## Task to carry out
Check each line of the entries below for the word "were" and state only how many lines have it.

Stored data entries:
= = = =
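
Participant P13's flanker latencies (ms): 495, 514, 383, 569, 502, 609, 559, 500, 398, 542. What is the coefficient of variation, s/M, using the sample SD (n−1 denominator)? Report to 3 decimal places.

0.141

n = 10, Σ = 5071, M = 507.1000
Σ(x−M)² = 45700.900; s = √(45700.900/9) = 71.2592
CV = 71.2592 / 507.1000 = 0.14052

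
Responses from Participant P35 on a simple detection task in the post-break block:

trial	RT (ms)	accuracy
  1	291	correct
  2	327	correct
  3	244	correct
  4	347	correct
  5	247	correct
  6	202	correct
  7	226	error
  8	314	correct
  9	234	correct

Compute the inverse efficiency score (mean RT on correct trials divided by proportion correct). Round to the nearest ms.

Correct trials (n=8): 291, 327, 244, 347, 247, 202, 314, 234
Mean correct RT = 2206/8 = 275.7500 ms
Proportion correct = 8/9
IES = 275.7500 / (8/9) = 310.219 ms

310 ms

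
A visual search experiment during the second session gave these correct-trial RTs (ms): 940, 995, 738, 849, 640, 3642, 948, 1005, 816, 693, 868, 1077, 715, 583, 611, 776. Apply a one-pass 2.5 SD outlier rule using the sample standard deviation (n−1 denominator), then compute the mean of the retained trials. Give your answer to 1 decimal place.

n = 16, ΣRT = 15896, M = 993.500
Σ(x−M)² = 7814956.00; s = √(7814956.00/15) = 721.801
Cutoffs: 993.500 ± 2.5·721.801 → [-811.0, 2798.0]
Outside: 3642 → excluded.
Retained (n=15): Σ = 12254, mean = 12254/15 = 816.933

816.9 ms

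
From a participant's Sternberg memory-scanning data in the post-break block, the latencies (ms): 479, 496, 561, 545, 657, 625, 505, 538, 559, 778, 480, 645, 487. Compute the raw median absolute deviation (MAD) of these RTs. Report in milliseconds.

Sorted: 479, 480, 487, 496, 505, 538, 545, 559, 561, 625, 645, 657, 778 → median = 545
|x − 545|: 66, 49, 16, 0, 112, 80, 40, 7, 14, 233, 65, 100, 58
Sorted deviations: 0, 7, 14, 16, 40, 49, 58, 65, 66, 80, 100, 112, 233 → MAD = 58

58 ms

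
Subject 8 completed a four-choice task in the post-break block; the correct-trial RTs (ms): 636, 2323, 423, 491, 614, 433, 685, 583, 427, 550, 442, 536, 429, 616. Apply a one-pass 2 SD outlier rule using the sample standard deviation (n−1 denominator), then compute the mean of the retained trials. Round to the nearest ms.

n = 14, ΣRT = 9188, M = 656.286
Σ(x−M)² = 3095466.86; s = √(3095466.86/13) = 487.968
Cutoffs: 656.286 ± 2·487.968 → [-319.7, 1632.2]
Outside: 2323 → excluded.
Retained (n=13): Σ = 6865, mean = 6865/13 = 528.077

528 ms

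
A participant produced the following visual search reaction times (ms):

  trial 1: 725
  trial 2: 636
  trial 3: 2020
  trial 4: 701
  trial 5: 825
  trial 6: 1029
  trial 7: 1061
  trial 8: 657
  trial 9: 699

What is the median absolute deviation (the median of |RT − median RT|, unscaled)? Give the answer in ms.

89 ms

Sorted: 636, 657, 699, 701, 725, 825, 1029, 1061, 2020 → median = 725
|x − 725|: 0, 89, 1295, 24, 100, 304, 336, 68, 26
Sorted deviations: 0, 24, 26, 68, 89, 100, 304, 336, 1295 → MAD = 89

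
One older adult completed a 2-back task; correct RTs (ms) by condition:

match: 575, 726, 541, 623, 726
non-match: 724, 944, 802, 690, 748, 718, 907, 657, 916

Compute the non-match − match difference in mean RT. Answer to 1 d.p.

151.4 ms

M(match) = 3191/5 = 638.200
M(non-match) = 7106/9 = 789.556
Difference = 789.556 − 638.200 = 151.356 ms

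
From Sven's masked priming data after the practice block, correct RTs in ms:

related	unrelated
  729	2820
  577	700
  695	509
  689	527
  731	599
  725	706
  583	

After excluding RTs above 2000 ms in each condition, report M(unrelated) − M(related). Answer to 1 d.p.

unrelated: exclude 2820
M(related) = 4729/7 = 675.571
M(unrelated) = 3041/5 = 608.200
Difference = 608.200 − 675.571 = -67.371 ms

-67.4 ms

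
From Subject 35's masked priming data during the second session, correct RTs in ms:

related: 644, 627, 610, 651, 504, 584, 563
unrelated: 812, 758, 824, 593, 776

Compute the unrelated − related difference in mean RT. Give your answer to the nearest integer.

155 ms

M(related) = 4183/7 = 597.571
M(unrelated) = 3763/5 = 752.600
Difference = 752.600 − 597.571 = 155.029 ms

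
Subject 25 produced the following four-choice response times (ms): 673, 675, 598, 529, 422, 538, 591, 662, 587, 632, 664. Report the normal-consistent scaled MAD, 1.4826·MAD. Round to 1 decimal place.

Sorted: 422, 529, 538, 587, 591, 598, 632, 662, 664, 673, 675 → median = 598
|x − 598| sorted: 0, 7, 11, 34, 60, 64, 66, 69, 75, 77, 176 → MAD = 64
Robust SD ≈ 1.4826 × 64 = 94.886

94.9 ms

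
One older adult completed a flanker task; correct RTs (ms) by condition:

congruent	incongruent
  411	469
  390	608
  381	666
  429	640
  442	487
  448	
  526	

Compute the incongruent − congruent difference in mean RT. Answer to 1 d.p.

141.6 ms

M(congruent) = 3027/7 = 432.429
M(incongruent) = 2870/5 = 574.000
Difference = 574.000 − 432.429 = 141.571 ms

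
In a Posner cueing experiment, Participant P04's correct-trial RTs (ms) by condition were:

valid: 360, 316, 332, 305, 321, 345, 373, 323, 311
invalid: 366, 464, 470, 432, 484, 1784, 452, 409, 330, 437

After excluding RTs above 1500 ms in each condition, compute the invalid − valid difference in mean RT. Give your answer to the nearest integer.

95 ms

invalid: exclude 1784
M(valid) = 2986/9 = 331.778
M(invalid) = 3844/9 = 427.111
Difference = 427.111 − 331.778 = 95.333 ms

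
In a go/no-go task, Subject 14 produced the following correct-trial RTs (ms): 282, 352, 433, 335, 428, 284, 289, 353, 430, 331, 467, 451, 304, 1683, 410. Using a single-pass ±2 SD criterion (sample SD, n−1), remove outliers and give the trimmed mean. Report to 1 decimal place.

n = 15, ΣRT = 6832, M = 455.467
Σ(x−M)² = 1672319.73; s = √(1672319.73/14) = 345.617
Cutoffs: 455.467 ± 2·345.617 → [-235.8, 1146.7]
Outside: 1683 → excluded.
Retained (n=14): Σ = 5149, mean = 5149/14 = 367.786

367.8 ms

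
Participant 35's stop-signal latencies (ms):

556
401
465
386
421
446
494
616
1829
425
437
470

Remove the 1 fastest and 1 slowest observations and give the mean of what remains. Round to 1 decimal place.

473.1 ms

Sorted: 386, 401, 421, 425, 437, 446, 465, 470, 494, 556, 616, 1829
Drop lowest 1 (386) and highest 1 (1829)
Remaining (n=10): Σ = 4731, mean = 4731/10 = 473.100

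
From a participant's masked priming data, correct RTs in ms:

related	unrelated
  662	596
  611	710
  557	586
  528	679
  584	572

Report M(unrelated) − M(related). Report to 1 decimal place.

40.2 ms

M(related) = 2942/5 = 588.400
M(unrelated) = 3143/5 = 628.600
Difference = 628.600 − 588.400 = 40.200 ms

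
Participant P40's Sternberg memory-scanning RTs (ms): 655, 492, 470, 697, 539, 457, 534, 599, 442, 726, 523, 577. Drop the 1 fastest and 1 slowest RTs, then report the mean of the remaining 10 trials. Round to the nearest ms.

Sorted: 442, 457, 470, 492, 523, 534, 539, 577, 599, 655, 697, 726
Drop lowest 1 (442) and highest 1 (726)
Remaining (n=10): Σ = 5543, mean = 5543/10 = 554.300

554 ms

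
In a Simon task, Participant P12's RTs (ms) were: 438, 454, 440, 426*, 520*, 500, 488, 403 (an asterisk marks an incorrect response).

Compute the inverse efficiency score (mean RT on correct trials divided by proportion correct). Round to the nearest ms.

605 ms

Correct trials (n=6): 438, 454, 440, 500, 488, 403
Mean correct RT = 2723/6 = 453.8333 ms
Proportion correct = 6/8
IES = 453.8333 / (6/8) = 605.111 ms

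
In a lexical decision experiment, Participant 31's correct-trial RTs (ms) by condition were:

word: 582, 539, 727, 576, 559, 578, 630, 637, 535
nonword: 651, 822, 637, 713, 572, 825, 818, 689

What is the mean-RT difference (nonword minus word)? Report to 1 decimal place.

120.0 ms

M(word) = 5363/9 = 595.889
M(nonword) = 5727/8 = 715.875
Difference = 715.875 − 595.889 = 119.986 ms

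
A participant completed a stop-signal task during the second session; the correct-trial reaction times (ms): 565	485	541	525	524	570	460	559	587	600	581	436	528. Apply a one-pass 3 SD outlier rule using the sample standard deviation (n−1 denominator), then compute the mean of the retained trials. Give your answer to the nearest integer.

535 ms

n = 13, ΣRT = 6961, M = 535.462
Σ(x−M)² = 29975.23; s = √(29975.23/12) = 49.979
Cutoffs: 535.462 ± 3·49.979 → [385.5, 685.4]
No RTs fall outside the cutoffs; all 13 retained. Mean = 6961/13 = 535.462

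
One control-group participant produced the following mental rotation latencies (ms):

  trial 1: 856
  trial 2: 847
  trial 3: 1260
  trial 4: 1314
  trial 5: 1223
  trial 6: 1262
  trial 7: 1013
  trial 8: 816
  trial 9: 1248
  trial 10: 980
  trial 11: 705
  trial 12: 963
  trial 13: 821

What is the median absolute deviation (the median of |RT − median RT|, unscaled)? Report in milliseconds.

164 ms

Sorted: 705, 816, 821, 847, 856, 963, 980, 1013, 1223, 1248, 1260, 1262, 1314 → median = 980
|x − 980|: 124, 133, 280, 334, 243, 282, 33, 164, 268, 0, 275, 17, 159
Sorted deviations: 0, 17, 33, 124, 133, 159, 164, 243, 268, 275, 280, 282, 334 → MAD = 164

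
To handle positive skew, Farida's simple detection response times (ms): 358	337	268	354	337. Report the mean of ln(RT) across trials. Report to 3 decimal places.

5.796

ln(RT): 5.8805, 5.8201, 5.5910, 5.8693, 5.8201
Σ ln(RT) = 28.9810
Mean = 28.9810/5 = 5.79620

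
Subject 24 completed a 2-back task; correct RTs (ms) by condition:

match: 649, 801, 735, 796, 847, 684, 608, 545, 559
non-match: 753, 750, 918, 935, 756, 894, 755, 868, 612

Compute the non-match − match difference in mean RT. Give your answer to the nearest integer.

113 ms

M(match) = 6224/9 = 691.556
M(non-match) = 7241/9 = 804.556
Difference = 804.556 − 691.556 = 113.000 ms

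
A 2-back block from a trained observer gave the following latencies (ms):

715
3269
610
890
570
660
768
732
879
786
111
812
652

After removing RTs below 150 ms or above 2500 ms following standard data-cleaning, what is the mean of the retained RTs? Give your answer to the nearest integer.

Excluded: 111, 3269
Retained (n=11): Σ = 8074
Mean = 8074/11 = 734.0000

734 ms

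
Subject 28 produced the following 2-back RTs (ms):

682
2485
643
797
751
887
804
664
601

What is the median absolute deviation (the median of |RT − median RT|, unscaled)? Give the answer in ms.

87 ms

Sorted: 601, 643, 664, 682, 751, 797, 804, 887, 2485 → median = 751
|x − 751|: 69, 1734, 108, 46, 0, 136, 53, 87, 150
Sorted deviations: 0, 46, 53, 69, 87, 108, 136, 150, 1734 → MAD = 87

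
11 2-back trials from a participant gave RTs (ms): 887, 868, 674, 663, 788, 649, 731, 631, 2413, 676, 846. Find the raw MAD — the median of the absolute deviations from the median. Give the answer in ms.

82 ms

Sorted: 631, 649, 663, 674, 676, 731, 788, 846, 868, 887, 2413 → median = 731
|x − 731|: 156, 137, 57, 68, 57, 82, 0, 100, 1682, 55, 115
Sorted deviations: 0, 55, 57, 57, 68, 82, 100, 115, 137, 156, 1682 → MAD = 82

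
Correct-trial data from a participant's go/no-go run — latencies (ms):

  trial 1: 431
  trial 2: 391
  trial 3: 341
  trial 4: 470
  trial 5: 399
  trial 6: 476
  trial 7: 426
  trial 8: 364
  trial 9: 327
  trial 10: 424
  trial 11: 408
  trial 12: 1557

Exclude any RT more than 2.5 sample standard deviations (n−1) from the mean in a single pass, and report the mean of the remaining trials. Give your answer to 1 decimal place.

405.2 ms

n = 12, ΣRT = 6014, M = 501.167
Σ(x−M)² = 1238973.67; s = √(1238973.67/11) = 335.610
Cutoffs: 501.167 ± 2.5·335.610 → [-337.9, 1340.2]
Outside: 1557 → excluded.
Retained (n=11): Σ = 4457, mean = 4457/11 = 405.182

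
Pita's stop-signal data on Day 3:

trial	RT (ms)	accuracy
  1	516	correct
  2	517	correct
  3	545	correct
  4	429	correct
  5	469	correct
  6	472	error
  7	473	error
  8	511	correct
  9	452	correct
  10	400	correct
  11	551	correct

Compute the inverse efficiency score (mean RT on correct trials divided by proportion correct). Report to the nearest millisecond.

596 ms

Correct trials (n=9): 516, 517, 545, 429, 469, 511, 452, 400, 551
Mean correct RT = 4390/9 = 487.7778 ms
Proportion correct = 9/11
IES = 487.7778 / (9/11) = 596.173 ms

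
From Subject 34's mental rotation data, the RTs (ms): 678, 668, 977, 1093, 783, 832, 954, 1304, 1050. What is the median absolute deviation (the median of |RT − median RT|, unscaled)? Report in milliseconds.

Sorted: 668, 678, 783, 832, 954, 977, 1050, 1093, 1304 → median = 954
|x − 954|: 276, 286, 23, 139, 171, 122, 0, 350, 96
Sorted deviations: 0, 23, 96, 122, 139, 171, 276, 286, 350 → MAD = 139

139 ms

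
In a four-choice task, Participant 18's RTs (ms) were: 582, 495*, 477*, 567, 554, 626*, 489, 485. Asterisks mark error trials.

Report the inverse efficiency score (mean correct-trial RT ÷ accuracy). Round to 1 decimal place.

856.6 ms

Correct trials (n=5): 582, 567, 554, 489, 485
Mean correct RT = 2677/5 = 535.4000 ms
Proportion correct = 5/8
IES = 535.4000 / (5/8) = 856.640 ms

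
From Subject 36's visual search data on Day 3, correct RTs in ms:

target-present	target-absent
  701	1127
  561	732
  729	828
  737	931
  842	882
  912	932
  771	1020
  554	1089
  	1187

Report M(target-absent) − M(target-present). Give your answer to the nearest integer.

244 ms

M(target-present) = 5807/8 = 725.875
M(target-absent) = 8728/9 = 969.778
Difference = 969.778 − 725.875 = 243.903 ms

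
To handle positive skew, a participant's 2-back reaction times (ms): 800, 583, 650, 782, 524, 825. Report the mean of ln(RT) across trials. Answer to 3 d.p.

6.528

ln(RT): 6.6846, 6.3682, 6.4770, 6.6619, 6.2615, 6.7154
Σ ln(RT) = 39.1685
Mean = 39.1685/6 = 6.52808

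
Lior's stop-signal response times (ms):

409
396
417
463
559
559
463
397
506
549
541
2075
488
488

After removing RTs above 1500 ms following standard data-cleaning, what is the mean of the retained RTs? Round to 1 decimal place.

479.6 ms

Excluded: 2075
Retained (n=13): Σ = 6235
Mean = 6235/13 = 479.6154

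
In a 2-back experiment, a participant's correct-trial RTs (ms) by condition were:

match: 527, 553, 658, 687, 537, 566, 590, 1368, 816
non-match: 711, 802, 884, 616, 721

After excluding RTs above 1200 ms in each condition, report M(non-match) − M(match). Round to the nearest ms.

match: exclude 1368
M(match) = 4934/8 = 616.750
M(non-match) = 3734/5 = 746.800
Difference = 746.800 − 616.750 = 130.050 ms

130 ms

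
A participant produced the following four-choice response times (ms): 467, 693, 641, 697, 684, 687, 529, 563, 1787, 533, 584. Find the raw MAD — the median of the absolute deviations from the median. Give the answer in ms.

Sorted: 467, 529, 533, 563, 584, 641, 684, 687, 693, 697, 1787 → median = 641
|x − 641|: 174, 52, 0, 56, 43, 46, 112, 78, 1146, 108, 57
Sorted deviations: 0, 43, 46, 52, 56, 57, 78, 108, 112, 174, 1146 → MAD = 57

57 ms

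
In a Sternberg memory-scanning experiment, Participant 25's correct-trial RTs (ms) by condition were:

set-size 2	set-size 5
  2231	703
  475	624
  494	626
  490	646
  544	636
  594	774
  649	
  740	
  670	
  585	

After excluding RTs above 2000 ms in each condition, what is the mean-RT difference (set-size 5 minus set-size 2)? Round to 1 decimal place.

set-size 2: exclude 2231
M(set-size 2) = 5241/9 = 582.333
M(set-size 5) = 4009/6 = 668.167
Difference = 668.167 − 582.333 = 85.833 ms

85.8 ms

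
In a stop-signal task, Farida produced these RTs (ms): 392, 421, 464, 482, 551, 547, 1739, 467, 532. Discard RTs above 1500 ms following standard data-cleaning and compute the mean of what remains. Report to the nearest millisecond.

Excluded: 1739
Retained (n=8): Σ = 3856
Mean = 3856/8 = 482.0000

482 ms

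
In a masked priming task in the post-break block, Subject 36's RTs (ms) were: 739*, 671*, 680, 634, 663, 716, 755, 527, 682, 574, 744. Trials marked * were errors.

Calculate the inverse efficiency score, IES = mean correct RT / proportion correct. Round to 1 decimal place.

811.4 ms

Correct trials (n=9): 680, 634, 663, 716, 755, 527, 682, 574, 744
Mean correct RT = 5975/9 = 663.8889 ms
Proportion correct = 9/11
IES = 663.8889 / (9/11) = 811.420 ms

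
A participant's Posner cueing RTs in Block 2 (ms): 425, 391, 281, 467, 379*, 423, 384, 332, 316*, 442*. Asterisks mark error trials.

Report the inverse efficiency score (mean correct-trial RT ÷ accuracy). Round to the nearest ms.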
= = = =
## Answer to the exercise
7